* **PROBLEM REQUIREMENTS**
Copy exactly the run of lines that begins at the line with "Let F(p, q)" and ends at the final line of the entries.

* **RECORDS FOR THE TASK**
>>>

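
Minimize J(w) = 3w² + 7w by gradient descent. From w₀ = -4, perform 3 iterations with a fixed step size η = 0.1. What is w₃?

J′(w) = 6w + 7
w₁ = -4 − 0.1·(-17) = -2.3
w₂ = -2.3 − 0.1·(-6.8) = -1.62
w₃ = -1.62 − 0.1·(-2.72) = -1.348

-1.348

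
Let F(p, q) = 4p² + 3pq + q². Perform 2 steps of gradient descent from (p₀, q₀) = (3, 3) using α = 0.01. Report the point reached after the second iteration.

(2.3709, 2.7129)

∇F = (8p + 3q, 3p + 2q)
Step 1: at (3, 3), ∇F = (33, 15) → (3, 3) − 0.01·(33, 15) = (2.67, 2.85)
Step 2: at (2.67, 2.85), ∇F = (29.91, 13.71) → (2.67, 2.85) − 0.01·(29.91, 13.71) = (2.3709, 2.7129)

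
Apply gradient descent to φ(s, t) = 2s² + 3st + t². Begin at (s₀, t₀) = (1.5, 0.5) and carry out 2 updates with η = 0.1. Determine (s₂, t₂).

∇φ = (4s + 3t, 3s + 2t)
Step 1: at (1.5, 0.5), ∇φ = (7.5, 5.5) → (1.5, 0.5) − 0.1·(7.5, 5.5) = (0.75, -0.05)
Step 2: at (0.75, -0.05), ∇φ = (2.85, 2.15) → (0.75, -0.05) − 0.1·(2.85, 2.15) = (0.465, -0.265)

(0.465, -0.265)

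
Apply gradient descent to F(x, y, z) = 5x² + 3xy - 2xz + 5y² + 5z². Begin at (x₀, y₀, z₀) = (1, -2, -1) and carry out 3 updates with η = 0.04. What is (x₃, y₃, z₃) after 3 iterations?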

<<<

* **WRITTEN SOLUTION**
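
Let F(p, q) = 4p² + 3pq + q². Perform 2 steps of gradient descent from (p₀, q₀) = (3, 3) using α = 0.01. Report the point reached after the second iteration.

(2.3709, 2.7129)

∇F = (8p + 3q, 3p + 2q)
Step 1: at (3, 3), ∇F = (33, 15) → (3, 3) − 0.01·(33, 15) = (2.67, 2.85)
Step 2: at (2.67, 2.85), ∇F = (29.91, 13.71) → (2.67, 2.85) − 0.01·(29.91, 13.71) = (2.3709, 2.7129)

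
Apply gradient descent to φ(s, t) = 2s² + 3st + t². Begin at (s₀, t₀) = (1.5, 0.5) and carry out 2 updates with η = 0.1. Determine (s₂, t₂).

∇φ = (4s + 3t, 3s + 2t)
Step 1: at (1.5, 0.5), ∇φ = (7.5, 5.5) → (1.5, 0.5) − 0.1·(7.5, 5.5) = (0.75, -0.05)
Step 2: at (0.75, -0.05), ∇φ = (2.85, 2.15) → (0.75, -0.05) − 0.1·(2.85, 2.15) = (0.465, -0.265)

(0.465, -0.265)

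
Apply gradient descent to F(x, y, z) = 5x² + 3xy - 2xz + 5y² + 5z². Begin at (x₀, y₀, z₀) = (1, -2, -1) and carry out 3 updates with η = 0.04. What is (x₃, y₃, z₃) after 3 iterations?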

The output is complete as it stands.